#### Input ####

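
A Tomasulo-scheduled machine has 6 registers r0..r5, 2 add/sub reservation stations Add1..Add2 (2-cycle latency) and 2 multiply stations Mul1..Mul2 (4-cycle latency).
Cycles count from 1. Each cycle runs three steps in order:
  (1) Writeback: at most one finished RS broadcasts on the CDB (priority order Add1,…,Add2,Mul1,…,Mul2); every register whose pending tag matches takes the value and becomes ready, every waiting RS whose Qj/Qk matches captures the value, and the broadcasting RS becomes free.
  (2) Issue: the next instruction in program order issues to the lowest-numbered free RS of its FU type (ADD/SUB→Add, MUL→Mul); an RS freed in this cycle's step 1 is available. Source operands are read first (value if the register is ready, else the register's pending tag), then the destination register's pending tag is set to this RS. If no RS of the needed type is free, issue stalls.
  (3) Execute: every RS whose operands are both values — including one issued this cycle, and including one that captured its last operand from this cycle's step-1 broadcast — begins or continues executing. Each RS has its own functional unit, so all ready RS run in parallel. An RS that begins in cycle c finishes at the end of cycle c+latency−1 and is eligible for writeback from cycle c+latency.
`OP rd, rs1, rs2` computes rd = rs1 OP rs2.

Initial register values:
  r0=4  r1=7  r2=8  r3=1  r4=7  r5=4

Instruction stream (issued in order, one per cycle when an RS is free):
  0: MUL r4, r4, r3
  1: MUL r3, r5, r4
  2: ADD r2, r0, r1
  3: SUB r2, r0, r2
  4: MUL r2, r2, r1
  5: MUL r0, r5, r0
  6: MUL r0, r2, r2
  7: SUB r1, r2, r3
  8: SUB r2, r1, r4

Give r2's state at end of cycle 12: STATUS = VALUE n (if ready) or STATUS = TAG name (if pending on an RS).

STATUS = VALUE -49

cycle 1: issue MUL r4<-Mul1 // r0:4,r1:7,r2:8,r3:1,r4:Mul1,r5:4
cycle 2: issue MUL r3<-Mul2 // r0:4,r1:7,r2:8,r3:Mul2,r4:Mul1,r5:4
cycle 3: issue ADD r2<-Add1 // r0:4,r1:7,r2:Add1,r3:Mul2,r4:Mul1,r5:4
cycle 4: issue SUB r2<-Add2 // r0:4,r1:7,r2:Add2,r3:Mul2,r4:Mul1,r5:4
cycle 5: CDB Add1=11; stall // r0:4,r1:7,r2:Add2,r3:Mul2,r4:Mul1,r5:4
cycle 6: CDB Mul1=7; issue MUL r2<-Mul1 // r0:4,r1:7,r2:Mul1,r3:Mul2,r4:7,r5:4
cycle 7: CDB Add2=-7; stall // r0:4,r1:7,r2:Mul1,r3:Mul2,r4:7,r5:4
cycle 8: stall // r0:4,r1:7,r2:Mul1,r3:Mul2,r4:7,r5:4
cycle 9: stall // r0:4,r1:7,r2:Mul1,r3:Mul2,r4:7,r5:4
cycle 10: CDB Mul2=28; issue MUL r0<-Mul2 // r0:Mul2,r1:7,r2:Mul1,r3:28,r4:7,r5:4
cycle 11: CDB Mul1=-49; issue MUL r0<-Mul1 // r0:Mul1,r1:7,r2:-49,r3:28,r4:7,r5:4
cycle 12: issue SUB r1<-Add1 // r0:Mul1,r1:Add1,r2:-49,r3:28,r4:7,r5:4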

####

* _Task to carry out_
From the first line to the last, output the records word for word.

* _Response to this exercise_
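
A Tomasulo-scheduled machine has 6 registers r0..r5, 2 add/sub reservation stations Add1..Add2 (2-cycle latency) and 2 multiply stations Mul1..Mul2 (4-cycle latency).
Cycles count from 1. Each cycle runs three steps in order:
  (1) Writeback: at most one finished RS broadcasts on the CDB (priority order Add1,…,Add2,Mul1,…,Mul2); every register whose pending tag matches takes the value and becomes ready, every waiting RS whose Qj/Qk matches captures the value, and the broadcasting RS becomes free.
  (2) Issue: the next instruction in program order issues to the lowest-numbered free RS of its FU type (ADD/SUB→Add, MUL→Mul); an RS freed in this cycle's step 1 is available. Source operands are read first (value if the register is ready, else the register's pending tag), then the destination register's pending tag is set to this RS. If no RS of the needed type is free, issue stalls.
  (3) Execute: every RS whose operands are both values — including one issued this cycle, and including one that captured its last operand from this cycle's step-1 broadcast — begins or continues executing. Each RS has its own functional unit, so all ready RS run in parallel. An RS that begins in cycle c finishes at the end of cycle c+latency−1 and is eligible for writeback from cycle c+latency.
`OP rd, rs1, rs2` computes rd = rs1 OP rs2.

Initial register values:
  r0=4  r1=7  r2=8  r3=1  r4=7  r5=4

Instruction stream (issued in order, one per cycle when an RS is free):
  0: MUL r4, r4, r3
  1: MUL r3, r5, r4
  2: ADD r2, r0, r1
  3: SUB r2, r0, r2
  4: MUL r2, r2, r1
  5: MUL r0, r5, r0
  6: MUL r0, r2, r2
  7: SUB r1, r2, r3
  8: SUB r2, r1, r4

Give r2's state at end of cycle 12: STATUS = VALUE n (if ready) or STATUS = TAG name (if pending on an RS).

STATUS = VALUE -49

cycle 1: issue MUL r4<-Mul1 // r0:4,r1:7,r2:8,r3:1,r4:Mul1,r5:4
cycle 2: issue MUL r3<-Mul2 // r0:4,r1:7,r2:8,r3:Mul2,r4:Mul1,r5:4
cycle 3: issue ADD r2<-Add1 // r0:4,r1:7,r2:Add1,r3:Mul2,r4:Mul1,r5:4
cycle 4: issue SUB r2<-Add2 // r0:4,r1:7,r2:Add2,r3:Mul2,r4:Mul1,r5:4
cycle 5: CDB Add1=11; stall // r0:4,r1:7,r2:Add2,r3:Mul2,r4:Mul1,r5:4
cycle 6: CDB Mul1=7; issue MUL r2<-Mul1 // r0:4,r1:7,r2:Mul1,r3:Mul2,r4:7,r5:4
cycle 7: CDB Add2=-7; stall // r0:4,r1:7,r2:Mul1,r3:Mul2,r4:7,r5:4
cycle 8: stall // r0:4,r1:7,r2:Mul1,r3:Mul2,r4:7,r5:4
cycle 9: stall // r0:4,r1:7,r2:Mul1,r3:Mul2,r4:7,r5:4
cycle 10: CDB Mul2=28; issue MUL r0<-Mul2 // r0:Mul2,r1:7,r2:Mul1,r3:28,r4:7,r5:4
cycle 11: CDB Mul1=-49; issue MUL r0<-Mul1 // r0:Mul1,r1:7,r2:-49,r3:28,r4:7,r5:4
cycle 12: issue SUB r1<-Add1 // r0:Mul1,r1:Add1,r2:-49,r3:28,r4:7,r5:4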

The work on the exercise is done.